- [TASK DIRECTIONS] When you reach the line containing "In a poker hand, each" in the entries below, begin reproducing lines exactly, and stop once the line containing "The hand history" is done.

- [SOURCE MATERIAL]
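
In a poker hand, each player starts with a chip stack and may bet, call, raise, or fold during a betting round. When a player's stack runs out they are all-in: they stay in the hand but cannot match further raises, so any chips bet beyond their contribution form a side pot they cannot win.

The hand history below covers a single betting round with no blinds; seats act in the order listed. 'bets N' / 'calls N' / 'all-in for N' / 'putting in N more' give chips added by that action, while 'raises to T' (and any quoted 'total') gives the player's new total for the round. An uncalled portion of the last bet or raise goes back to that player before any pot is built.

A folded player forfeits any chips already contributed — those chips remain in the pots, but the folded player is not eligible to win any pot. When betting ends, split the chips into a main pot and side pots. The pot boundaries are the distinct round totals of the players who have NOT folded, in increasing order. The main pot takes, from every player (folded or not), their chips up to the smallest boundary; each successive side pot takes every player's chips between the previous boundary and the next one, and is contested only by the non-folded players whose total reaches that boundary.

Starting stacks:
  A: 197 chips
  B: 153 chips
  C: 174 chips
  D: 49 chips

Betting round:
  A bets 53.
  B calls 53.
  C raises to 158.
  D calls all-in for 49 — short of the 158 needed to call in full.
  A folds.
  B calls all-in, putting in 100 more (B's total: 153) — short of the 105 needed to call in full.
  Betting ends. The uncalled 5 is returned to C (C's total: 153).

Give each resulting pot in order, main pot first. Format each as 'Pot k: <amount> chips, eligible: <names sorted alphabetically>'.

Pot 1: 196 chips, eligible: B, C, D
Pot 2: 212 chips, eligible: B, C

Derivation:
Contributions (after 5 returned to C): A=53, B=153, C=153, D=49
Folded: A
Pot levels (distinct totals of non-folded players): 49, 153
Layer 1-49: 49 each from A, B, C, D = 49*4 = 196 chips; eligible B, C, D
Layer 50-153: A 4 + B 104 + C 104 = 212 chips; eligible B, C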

---

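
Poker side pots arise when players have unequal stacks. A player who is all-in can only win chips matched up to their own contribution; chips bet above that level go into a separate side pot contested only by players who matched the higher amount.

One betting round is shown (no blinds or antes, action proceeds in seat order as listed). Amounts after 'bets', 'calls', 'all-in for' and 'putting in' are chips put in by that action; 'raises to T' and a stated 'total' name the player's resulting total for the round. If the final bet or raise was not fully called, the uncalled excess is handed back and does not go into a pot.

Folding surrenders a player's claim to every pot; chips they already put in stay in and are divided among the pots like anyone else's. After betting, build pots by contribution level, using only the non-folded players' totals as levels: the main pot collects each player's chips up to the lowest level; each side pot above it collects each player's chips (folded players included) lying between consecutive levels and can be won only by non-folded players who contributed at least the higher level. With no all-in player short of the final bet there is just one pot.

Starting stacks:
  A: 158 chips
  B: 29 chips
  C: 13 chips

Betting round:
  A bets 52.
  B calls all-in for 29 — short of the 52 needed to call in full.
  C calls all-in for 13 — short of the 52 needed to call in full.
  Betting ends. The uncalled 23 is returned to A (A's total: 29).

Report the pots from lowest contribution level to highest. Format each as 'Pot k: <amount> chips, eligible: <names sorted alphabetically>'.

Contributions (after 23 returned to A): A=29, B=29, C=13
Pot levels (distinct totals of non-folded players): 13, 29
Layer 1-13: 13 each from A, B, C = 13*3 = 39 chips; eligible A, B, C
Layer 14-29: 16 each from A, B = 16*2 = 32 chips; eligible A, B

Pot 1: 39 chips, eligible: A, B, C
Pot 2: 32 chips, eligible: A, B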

- [FINAL ANSWER]
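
In a poker hand, each player starts with a chip stack and may bet, call, raise, or fold during a betting round. When a player's stack runs out they are all-in: they stay in the hand but cannot match further raises, so any chips bet beyond their contribution form a side pot they cannot win.

The hand history below covers a single betting round with no blinds; seats act in the order listed. 'bets N' / 'calls N' / 'all-in for N' / 'putting in N more' give chips added by that action, while 'raises to T' (and any quoted 'total') gives the player's new total for the round. An uncalled portion of the last bet or raise goes back to that player before any pot is built.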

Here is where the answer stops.